**** Supplied records ****

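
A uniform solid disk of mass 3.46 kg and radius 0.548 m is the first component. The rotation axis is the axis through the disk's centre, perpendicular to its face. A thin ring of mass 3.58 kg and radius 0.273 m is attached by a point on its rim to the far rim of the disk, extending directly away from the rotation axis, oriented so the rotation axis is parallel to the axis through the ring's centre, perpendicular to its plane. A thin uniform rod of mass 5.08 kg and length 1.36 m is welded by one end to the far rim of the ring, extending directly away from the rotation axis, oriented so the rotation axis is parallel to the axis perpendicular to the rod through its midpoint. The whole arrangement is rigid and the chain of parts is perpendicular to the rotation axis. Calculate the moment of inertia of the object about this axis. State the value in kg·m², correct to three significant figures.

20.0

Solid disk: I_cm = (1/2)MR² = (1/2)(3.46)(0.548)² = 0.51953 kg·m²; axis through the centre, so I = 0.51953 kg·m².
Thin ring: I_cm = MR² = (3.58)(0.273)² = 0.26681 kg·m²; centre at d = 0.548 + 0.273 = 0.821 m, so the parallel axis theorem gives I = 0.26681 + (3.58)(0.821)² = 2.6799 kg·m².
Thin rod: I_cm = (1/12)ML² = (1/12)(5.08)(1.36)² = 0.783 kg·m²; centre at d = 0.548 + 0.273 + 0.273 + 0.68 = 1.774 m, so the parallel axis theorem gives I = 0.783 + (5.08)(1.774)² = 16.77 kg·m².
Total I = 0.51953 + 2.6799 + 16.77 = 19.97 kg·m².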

****

▸ **Work instruction**:
The output should restate the data exactly, with no line missing.

▸ **Answer to this exercise**:
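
A uniform solid disk of mass 3.46 kg and radius 0.548 m is the first component. The rotation axis is the axis through the disk's centre, perpendicular to its face. A thin ring of mass 3.58 kg and radius 0.273 m is attached by a point on its rim to the far rim of the disk, extending directly away from the rotation axis, oriented so the rotation axis is parallel to the axis through the ring's centre, perpendicular to its plane. A thin uniform rod of mass 5.08 kg and length 1.36 m is welded by one end to the far rim of the ring, extending directly away from the rotation axis, oriented so the rotation axis is parallel to the axis perpendicular to the rod through its midpoint. The whole arrangement is rigid and the chain of parts is perpendicular to the rotation axis. Calculate the moment of inertia of the object about this axis. State the value in kg·m², correct to three significant figures.

20.0

Solid disk: I_cm = (1/2)MR² = (1/2)(3.46)(0.548)² = 0.51953 kg·m²; axis through the centre, so I = 0.51953 kg·m².
Thin ring: I_cm = MR² = (3.58)(0.273)² = 0.26681 kg·m²; centre at d = 0.548 + 0.273 = 0.821 m, so the parallel axis theorem gives I = 0.26681 + (3.58)(0.821)² = 2.6799 kg·m².
Thin rod: I_cm = (1/12)ML² = (1/12)(5.08)(1.36)² = 0.783 kg·m²; centre at d = 0.548 + 0.273 + 0.273 + 0.68 = 1.774 m, so the parallel axis theorem gives I = 0.783 + (5.08)(1.774)² = 16.77 kg·m².
Total I = 0.51953 + 2.6799 + 16.77 = 19.97 kg·m².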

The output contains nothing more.